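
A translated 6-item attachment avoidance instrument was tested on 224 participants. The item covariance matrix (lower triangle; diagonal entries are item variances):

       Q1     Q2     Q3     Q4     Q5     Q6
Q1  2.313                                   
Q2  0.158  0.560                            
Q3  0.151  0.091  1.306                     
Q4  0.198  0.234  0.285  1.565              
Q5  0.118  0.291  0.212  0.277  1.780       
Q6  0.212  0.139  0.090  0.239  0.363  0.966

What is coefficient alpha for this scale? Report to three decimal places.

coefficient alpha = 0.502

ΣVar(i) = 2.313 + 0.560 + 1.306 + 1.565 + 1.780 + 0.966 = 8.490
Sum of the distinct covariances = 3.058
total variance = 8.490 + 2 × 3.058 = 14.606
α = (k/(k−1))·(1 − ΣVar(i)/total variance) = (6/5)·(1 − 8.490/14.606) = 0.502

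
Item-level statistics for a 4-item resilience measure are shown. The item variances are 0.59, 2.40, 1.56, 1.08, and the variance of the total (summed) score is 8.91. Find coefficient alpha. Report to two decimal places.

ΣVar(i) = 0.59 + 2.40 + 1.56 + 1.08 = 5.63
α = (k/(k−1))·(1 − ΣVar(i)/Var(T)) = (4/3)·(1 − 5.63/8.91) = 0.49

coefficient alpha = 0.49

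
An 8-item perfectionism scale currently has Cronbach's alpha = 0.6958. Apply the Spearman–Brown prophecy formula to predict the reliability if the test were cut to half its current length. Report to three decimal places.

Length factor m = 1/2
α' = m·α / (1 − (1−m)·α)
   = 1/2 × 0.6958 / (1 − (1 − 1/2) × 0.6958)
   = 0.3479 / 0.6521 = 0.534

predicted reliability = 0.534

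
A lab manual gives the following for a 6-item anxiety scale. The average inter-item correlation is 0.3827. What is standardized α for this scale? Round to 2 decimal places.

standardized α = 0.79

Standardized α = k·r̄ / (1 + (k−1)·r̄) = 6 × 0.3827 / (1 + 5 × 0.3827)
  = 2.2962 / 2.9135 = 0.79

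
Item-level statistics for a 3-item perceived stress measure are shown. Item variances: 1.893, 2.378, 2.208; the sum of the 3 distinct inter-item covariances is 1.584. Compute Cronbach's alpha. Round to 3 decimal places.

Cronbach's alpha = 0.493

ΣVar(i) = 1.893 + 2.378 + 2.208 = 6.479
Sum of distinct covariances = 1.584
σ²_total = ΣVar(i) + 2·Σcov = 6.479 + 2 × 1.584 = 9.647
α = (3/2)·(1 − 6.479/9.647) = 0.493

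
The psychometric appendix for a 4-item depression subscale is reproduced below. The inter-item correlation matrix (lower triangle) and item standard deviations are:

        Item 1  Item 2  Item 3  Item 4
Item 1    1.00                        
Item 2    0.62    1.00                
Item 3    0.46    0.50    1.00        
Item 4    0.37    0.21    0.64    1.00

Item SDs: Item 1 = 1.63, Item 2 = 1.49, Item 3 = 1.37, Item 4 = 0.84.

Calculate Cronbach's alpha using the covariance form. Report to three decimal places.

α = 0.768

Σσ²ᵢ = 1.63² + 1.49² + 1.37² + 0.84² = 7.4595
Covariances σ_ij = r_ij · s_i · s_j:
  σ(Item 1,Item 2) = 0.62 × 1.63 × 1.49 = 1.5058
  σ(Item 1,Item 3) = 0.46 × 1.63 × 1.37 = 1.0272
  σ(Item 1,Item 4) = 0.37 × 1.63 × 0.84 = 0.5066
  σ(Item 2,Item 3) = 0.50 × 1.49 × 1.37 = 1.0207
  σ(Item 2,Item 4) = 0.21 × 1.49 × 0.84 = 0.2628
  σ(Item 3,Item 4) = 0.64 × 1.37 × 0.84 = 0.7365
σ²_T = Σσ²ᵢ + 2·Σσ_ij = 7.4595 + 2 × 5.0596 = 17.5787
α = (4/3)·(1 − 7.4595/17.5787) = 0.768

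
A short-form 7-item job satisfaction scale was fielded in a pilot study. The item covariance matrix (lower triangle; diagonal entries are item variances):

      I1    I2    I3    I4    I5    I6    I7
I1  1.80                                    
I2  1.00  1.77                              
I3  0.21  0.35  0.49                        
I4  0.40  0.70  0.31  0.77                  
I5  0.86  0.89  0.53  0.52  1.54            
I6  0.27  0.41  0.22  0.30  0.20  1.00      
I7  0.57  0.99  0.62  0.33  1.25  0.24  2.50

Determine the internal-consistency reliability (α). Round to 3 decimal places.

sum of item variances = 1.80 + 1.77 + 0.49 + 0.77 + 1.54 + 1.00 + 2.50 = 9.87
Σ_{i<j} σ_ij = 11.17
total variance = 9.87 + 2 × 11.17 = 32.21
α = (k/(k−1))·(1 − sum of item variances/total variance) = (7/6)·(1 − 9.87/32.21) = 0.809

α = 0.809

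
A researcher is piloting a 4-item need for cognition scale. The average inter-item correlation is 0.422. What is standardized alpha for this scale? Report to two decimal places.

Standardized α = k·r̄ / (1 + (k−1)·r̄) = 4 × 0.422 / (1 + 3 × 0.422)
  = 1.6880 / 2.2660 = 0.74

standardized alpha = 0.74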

==

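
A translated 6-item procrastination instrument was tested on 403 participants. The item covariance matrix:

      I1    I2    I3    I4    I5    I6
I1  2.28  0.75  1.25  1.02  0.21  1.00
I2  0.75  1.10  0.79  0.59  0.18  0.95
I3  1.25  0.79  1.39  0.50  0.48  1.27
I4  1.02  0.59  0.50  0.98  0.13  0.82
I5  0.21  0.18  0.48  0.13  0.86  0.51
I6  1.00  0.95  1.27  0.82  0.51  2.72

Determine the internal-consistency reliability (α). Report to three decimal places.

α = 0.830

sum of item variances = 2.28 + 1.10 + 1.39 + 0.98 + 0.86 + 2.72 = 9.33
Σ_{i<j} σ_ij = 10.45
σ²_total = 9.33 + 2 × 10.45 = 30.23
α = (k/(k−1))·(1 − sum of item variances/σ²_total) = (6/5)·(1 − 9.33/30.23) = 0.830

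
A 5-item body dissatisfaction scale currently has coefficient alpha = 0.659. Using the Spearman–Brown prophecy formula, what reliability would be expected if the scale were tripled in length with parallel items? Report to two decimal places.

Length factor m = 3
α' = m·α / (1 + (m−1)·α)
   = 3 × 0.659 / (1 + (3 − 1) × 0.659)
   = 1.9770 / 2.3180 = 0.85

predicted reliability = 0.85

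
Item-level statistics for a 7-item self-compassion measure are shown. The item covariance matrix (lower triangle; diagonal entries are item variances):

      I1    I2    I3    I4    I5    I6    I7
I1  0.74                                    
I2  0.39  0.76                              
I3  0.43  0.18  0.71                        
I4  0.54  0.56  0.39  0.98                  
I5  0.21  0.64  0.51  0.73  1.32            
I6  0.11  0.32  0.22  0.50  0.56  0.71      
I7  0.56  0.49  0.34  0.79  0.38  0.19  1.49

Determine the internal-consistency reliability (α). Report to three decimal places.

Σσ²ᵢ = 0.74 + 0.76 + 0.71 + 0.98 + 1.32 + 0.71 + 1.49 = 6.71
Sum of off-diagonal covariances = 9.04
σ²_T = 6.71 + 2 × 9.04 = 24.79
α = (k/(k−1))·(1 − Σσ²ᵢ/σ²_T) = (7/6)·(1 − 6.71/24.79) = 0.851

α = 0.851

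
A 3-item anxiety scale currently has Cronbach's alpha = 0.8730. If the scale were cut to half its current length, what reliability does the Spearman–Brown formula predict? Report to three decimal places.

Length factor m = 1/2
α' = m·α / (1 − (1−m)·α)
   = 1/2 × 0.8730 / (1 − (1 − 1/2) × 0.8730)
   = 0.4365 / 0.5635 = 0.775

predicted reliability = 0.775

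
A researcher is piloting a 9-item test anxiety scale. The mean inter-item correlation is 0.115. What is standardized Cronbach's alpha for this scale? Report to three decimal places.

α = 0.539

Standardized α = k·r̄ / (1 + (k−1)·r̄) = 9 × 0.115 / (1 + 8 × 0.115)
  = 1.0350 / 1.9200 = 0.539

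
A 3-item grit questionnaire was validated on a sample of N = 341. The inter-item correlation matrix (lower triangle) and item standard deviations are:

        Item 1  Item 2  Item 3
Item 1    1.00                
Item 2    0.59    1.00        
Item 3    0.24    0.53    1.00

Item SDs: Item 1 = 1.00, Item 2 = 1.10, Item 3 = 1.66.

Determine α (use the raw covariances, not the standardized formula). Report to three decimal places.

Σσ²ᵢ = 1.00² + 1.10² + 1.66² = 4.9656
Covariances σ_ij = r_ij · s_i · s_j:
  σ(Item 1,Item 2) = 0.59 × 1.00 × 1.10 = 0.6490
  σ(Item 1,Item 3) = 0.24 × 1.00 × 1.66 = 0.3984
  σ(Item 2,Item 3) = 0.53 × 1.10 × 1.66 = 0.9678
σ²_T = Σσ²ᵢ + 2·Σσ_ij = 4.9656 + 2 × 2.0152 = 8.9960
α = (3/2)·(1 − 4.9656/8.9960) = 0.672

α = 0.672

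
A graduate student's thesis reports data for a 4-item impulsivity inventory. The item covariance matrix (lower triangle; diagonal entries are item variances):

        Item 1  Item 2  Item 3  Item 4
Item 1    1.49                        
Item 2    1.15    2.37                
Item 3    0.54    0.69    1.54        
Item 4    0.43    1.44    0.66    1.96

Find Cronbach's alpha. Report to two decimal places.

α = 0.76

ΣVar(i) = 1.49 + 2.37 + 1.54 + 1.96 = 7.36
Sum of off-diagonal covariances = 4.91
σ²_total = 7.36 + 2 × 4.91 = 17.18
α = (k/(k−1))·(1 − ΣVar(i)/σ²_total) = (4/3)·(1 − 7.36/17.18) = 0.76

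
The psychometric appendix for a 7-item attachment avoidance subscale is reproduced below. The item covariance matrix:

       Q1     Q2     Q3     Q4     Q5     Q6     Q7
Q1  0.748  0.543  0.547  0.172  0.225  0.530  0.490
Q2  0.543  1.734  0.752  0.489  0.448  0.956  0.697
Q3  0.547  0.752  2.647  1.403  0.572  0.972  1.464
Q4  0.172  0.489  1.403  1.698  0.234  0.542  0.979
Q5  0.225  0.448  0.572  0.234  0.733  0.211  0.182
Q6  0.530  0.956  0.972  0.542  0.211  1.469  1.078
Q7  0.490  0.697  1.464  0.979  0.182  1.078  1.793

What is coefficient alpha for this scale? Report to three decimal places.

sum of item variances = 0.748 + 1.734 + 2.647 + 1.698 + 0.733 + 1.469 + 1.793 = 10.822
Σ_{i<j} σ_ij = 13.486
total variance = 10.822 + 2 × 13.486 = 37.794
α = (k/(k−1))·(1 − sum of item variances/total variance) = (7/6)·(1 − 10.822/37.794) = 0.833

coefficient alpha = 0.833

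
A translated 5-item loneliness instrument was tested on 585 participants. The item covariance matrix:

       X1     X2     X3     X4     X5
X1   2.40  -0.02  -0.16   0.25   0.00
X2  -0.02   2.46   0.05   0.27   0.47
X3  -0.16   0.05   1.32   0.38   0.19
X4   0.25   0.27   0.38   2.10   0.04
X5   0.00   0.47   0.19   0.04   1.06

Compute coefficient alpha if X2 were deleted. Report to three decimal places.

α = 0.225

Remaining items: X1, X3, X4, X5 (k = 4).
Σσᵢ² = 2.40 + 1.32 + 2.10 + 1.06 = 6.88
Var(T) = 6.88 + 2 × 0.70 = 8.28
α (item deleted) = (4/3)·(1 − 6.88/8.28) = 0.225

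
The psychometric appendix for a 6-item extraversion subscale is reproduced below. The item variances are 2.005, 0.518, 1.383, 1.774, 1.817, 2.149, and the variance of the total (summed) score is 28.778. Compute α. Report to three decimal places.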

---

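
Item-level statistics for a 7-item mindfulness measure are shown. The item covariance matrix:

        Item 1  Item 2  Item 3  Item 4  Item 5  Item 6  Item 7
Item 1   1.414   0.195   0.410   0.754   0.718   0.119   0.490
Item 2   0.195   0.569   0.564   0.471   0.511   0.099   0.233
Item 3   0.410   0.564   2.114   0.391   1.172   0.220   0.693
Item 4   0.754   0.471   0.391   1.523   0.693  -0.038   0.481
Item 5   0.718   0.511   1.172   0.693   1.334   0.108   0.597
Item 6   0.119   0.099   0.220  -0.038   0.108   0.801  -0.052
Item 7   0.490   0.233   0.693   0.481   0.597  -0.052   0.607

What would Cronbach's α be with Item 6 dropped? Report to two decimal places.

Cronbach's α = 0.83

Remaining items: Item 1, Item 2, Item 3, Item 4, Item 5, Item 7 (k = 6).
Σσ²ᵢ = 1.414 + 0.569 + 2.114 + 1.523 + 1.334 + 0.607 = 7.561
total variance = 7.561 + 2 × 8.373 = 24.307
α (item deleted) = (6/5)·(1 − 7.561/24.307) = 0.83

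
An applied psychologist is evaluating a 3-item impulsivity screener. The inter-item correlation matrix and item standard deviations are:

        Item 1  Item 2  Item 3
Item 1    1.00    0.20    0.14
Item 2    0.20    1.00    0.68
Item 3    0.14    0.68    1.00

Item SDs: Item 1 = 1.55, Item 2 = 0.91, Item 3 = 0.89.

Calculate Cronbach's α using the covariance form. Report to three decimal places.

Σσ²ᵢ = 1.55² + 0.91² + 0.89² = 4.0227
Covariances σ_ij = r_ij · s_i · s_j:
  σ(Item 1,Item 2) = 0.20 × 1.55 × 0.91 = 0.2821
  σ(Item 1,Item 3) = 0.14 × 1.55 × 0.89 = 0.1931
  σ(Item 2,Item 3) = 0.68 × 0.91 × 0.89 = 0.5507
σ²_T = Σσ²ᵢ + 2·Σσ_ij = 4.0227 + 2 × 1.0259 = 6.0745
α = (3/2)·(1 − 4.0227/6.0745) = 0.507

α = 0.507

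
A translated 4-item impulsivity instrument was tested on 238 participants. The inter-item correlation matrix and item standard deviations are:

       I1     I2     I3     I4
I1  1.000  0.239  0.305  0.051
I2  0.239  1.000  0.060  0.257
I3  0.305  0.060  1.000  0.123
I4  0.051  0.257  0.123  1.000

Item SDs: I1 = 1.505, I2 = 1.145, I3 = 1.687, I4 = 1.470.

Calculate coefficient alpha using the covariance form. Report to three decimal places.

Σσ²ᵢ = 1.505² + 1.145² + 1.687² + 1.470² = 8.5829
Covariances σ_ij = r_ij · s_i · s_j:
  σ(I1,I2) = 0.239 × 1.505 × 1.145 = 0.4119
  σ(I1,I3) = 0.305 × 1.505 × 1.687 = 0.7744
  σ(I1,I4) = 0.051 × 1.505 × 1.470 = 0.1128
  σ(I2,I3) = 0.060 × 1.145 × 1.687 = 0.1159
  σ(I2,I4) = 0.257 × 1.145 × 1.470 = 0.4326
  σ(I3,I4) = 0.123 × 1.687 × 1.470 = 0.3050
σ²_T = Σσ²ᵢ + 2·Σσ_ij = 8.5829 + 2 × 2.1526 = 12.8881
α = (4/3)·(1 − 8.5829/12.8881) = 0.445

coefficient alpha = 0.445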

_What this task involves_
Exactly how many lines of the records include "entries"? Provide the number by itself.

_Answer_
4